* [DATA SECTION]
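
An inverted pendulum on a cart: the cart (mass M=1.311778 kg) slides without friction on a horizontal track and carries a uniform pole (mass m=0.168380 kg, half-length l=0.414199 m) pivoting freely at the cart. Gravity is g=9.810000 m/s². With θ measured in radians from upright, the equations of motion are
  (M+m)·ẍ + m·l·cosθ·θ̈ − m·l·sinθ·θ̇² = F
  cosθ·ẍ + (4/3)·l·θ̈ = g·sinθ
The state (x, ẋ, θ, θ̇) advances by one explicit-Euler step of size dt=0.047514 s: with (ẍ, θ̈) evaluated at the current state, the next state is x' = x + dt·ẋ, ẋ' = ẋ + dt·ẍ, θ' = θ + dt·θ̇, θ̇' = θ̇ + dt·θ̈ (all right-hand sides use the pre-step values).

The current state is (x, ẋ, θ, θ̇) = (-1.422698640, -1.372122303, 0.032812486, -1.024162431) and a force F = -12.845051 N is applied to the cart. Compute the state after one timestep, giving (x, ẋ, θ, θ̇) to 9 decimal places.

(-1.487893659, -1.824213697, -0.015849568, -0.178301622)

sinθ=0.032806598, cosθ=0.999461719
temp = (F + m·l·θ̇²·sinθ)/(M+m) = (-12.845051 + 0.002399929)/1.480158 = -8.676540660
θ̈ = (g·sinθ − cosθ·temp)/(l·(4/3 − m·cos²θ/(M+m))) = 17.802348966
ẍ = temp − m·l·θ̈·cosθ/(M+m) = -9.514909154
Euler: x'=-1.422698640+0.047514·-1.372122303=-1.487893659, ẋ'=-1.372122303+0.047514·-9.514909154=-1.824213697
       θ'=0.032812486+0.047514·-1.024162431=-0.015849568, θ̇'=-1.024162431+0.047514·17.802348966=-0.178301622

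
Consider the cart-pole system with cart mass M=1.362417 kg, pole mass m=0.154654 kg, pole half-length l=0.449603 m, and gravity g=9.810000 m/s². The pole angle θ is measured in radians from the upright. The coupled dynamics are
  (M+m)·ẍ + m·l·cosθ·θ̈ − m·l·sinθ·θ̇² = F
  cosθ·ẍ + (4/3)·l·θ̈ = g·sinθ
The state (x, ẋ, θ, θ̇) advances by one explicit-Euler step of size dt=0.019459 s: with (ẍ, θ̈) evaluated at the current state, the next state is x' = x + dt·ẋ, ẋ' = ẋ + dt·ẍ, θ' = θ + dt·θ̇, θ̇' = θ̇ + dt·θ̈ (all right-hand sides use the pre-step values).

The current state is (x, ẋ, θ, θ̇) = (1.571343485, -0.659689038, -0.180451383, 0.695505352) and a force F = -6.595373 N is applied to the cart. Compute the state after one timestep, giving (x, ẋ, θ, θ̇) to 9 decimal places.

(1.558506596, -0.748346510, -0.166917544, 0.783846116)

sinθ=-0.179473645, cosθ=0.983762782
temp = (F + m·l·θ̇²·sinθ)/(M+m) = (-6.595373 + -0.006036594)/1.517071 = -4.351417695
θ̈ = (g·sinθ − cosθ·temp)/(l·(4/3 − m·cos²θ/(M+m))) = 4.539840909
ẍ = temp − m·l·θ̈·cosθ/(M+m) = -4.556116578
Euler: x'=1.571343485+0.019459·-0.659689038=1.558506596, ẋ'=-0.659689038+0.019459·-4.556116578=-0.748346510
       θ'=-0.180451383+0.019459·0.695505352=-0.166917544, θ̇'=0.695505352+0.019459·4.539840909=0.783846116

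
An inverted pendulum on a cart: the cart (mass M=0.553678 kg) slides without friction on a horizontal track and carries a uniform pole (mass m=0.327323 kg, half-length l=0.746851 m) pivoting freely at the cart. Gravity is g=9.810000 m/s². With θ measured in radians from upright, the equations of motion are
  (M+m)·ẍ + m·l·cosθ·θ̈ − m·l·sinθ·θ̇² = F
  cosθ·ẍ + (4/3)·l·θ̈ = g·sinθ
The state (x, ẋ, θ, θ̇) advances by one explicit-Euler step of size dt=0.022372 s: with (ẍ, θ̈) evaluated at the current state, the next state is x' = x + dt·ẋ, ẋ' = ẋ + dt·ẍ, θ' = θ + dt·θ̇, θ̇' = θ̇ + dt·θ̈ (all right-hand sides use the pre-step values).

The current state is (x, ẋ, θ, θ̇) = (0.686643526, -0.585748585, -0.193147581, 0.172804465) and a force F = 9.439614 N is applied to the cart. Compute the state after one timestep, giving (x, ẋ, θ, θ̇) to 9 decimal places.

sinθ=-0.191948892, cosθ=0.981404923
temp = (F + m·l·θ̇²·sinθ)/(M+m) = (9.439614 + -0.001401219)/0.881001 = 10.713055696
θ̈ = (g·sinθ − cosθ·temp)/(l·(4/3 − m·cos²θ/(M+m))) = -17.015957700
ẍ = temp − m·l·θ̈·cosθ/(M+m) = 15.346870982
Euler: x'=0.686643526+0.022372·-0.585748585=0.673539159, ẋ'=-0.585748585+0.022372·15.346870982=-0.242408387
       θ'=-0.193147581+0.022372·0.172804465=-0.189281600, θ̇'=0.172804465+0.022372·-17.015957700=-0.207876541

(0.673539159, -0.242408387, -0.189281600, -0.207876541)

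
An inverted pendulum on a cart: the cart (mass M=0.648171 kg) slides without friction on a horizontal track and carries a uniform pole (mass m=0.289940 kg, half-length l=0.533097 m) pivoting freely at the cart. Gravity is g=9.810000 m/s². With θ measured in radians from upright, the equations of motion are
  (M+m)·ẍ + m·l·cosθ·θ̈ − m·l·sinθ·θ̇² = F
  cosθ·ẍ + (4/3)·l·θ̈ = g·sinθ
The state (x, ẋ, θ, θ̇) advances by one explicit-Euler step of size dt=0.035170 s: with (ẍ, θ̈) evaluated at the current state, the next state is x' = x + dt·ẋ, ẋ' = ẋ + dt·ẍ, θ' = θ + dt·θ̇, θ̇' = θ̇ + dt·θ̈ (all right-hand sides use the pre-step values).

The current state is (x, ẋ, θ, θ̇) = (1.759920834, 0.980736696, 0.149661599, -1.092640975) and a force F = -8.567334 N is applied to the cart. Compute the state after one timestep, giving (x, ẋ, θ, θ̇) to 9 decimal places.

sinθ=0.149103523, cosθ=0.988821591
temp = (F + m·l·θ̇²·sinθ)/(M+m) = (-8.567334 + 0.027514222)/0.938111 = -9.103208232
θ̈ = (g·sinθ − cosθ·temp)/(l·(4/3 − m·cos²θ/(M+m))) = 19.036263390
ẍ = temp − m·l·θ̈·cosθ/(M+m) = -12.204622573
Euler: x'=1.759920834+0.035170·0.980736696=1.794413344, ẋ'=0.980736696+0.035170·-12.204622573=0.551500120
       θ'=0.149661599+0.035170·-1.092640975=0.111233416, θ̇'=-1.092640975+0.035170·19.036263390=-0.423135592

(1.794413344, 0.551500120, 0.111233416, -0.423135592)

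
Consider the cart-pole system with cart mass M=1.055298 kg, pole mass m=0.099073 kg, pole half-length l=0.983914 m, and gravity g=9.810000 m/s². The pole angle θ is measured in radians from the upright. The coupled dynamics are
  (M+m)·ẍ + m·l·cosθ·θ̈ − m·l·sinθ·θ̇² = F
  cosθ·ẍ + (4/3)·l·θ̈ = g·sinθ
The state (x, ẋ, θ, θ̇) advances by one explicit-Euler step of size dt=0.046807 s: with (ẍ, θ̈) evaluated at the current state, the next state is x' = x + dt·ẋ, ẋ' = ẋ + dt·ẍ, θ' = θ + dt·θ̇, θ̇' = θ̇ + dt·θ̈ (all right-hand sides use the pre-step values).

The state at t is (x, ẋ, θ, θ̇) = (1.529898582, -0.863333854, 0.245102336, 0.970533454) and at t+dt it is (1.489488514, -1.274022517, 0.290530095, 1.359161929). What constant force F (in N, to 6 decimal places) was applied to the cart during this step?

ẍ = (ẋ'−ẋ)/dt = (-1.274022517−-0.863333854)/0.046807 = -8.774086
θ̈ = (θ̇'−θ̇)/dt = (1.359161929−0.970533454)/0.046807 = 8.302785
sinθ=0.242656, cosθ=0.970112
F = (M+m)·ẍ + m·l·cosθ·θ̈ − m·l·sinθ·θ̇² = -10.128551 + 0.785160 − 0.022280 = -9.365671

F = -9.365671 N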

* [YOUR INSTRUCTIONS] Scan the listing above for the word "inverted" and copy every line that holds it.

* [RESPONSE]
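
An inverted pendulum on a cart: the cart (mass M=1.311778 kg) slides without friction on a horizontal track and carries a uniform pole (mass m=0.168380 kg, half-length l=0.414199 m) pivoting freely at the cart. Gravity is g=9.810000 m/s². With θ measured in radians from upright, the equations of motion are
An inverted pendulum on a cart: the cart (mass M=0.553678 kg) slides without friction on a horizontal track and carries a uniform pole (mass m=0.327323 kg, half-length l=0.746851 m) pivoting freely at the cart. Gravity is g=9.810000 m/s². With θ measured in radians from upright, the equations of motion are
An inverted pendulum on a cart: the cart (mass M=0.648171 kg) slides without friction on a horizontal track and carries a uniform pole (mass m=0.289940 kg, half-length l=0.533097 m) pivoting freely at the cart. Gravity is g=9.810000 m/s². With θ measured in radians from upright, the equations of motion are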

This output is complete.